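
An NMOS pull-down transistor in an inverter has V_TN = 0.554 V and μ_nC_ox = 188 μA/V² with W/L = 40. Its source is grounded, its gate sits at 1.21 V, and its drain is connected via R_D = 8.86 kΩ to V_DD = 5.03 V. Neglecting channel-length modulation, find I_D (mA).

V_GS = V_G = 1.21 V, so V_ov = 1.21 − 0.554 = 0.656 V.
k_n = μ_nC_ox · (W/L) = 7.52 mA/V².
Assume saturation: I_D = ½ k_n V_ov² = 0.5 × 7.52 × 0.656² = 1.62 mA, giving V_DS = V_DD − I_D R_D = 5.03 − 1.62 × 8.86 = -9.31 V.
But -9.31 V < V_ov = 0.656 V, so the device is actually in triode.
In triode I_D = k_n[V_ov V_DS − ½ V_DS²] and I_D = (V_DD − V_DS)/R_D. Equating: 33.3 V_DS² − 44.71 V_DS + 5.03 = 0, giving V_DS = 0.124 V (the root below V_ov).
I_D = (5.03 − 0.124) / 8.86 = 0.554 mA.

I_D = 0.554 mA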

* [Task prompt]: Please copy the whole of the material exactly as written.

* [Answer space]:
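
An NMOS pull-down transistor in an inverter has V_TN = 0.554 V and μ_nC_ox = 188 μA/V² with W/L = 40. Its source is grounded, its gate sits at 1.21 V, and its drain is connected via R_D = 8.86 kΩ to V_DD = 5.03 V. Neglecting channel-length modulation, find I_D (mA).

V_GS = V_G = 1.21 V, so V_ov = 1.21 − 0.554 = 0.656 V.
k_n = μ_nC_ox · (W/L) = 7.52 mA/V².
Assume saturation: I_D = ½ k_n V_ov² = 0.5 × 7.52 × 0.656² = 1.62 mA, giving V_DS = V_DD − I_D R_D = 5.03 − 1.62 × 8.86 = -9.31 V.
But -9.31 V < V_ov = 0.656 V, so the device is actually in triode.
In triode I_D = k_n[V_ov V_DS − ½ V_DS²] and I_D = (V_DD − V_DS)/R_D. Equating: 33.3 V_DS² − 44.71 V_DS + 5.03 = 0, giving V_DS = 0.124 V (the root below V_ov).
I_D = (5.03 − 0.124) / 8.86 = 0.554 mA.

I_D = 0.554 mA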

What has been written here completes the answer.